### PROBLEM TO WORK ON
From the records below, transcribe only the lines running from the one with "A bipartite graph" through the one with "22: 13 14 15 16 20 23". Keep both of those end lines.

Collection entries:
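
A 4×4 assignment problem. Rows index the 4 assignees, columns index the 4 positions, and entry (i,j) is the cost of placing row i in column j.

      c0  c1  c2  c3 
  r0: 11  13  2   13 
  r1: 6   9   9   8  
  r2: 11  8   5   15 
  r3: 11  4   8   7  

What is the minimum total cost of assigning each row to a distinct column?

optimal assignment: row0→col2 (cost 2), row1→col0 (cost 6), row2→col1 (cost 8), row3→col3 (cost 7)
total = 2 + 6 + 8 + 7 = 23

Minimum assignment cost: 23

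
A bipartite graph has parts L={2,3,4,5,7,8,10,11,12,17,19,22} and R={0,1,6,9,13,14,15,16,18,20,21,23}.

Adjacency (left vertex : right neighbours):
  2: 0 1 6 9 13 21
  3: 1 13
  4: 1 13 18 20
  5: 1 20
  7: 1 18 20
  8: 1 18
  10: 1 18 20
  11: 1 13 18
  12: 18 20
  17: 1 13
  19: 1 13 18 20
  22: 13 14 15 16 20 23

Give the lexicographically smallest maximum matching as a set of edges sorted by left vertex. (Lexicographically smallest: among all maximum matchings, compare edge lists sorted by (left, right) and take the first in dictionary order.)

|M| = 6 (so the lex-smallest maximum matching has 6 edges)
process left vertices in ascending order; for each, take the smallest-labelled available neighbour that still permits 6 edges overall, or leave it unmatched if none does
lex-smallest matching: {2-0, 3-1, 4-13, 5-20, 7-18, 22-14}

Lex-smallest maximum matching: {(2,0), (3,1), (4,13), (5,20), (7,18), (22,14)}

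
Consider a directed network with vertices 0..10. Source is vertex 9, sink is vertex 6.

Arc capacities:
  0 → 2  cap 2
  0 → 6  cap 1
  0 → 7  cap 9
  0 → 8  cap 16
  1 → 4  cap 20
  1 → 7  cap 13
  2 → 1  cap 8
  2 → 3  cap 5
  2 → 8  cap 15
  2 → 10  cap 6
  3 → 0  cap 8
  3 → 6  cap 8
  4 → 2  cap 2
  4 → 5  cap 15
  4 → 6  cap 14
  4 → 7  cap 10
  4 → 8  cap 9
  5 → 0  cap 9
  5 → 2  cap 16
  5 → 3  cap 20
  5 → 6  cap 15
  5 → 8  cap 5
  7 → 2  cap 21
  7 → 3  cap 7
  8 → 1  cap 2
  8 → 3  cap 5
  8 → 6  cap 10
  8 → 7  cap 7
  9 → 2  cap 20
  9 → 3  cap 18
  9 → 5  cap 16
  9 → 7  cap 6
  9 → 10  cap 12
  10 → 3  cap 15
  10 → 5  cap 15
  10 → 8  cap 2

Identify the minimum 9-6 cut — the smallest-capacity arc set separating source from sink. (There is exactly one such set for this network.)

Min-cut arcs: {(0,6), (2,1), (3,6), (5,6), (8,1), (8,6)} (total capacity 44)

augment #1: 9→3→6 push 8
augment #2: 9→5→6 push 15
augment #3: 9→2→8→6 push 10
augment #4: 9→3→0→6 push 1
augment #5: 9→2→1→4→6 push 8
augment #6: 9→2→8→1→4→6 push 2
max flow = 44; residual-reachable set from 9 gives S-side
cut edges (S→T): {(0,6), (2,1), (3,6), (5,6), (8,1), (8,6)} total cap 44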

### ANSWER FOR THIS EXERCISE
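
A bipartite graph has parts L={2,3,4,5,7,8,10,11,12,17,19,22} and R={0,1,6,9,13,14,15,16,18,20,21,23}.

Adjacency (left vertex : right neighbours):
  2: 0 1 6 9 13 21
  3: 1 13
  4: 1 13 18 20
  5: 1 20
  7: 1 18 20
  8: 1 18
  10: 1 18 20
  11: 1 13 18
  12: 18 20
  17: 1 13
  19: 1 13 18 20
  22: 13 14 15 16 20 23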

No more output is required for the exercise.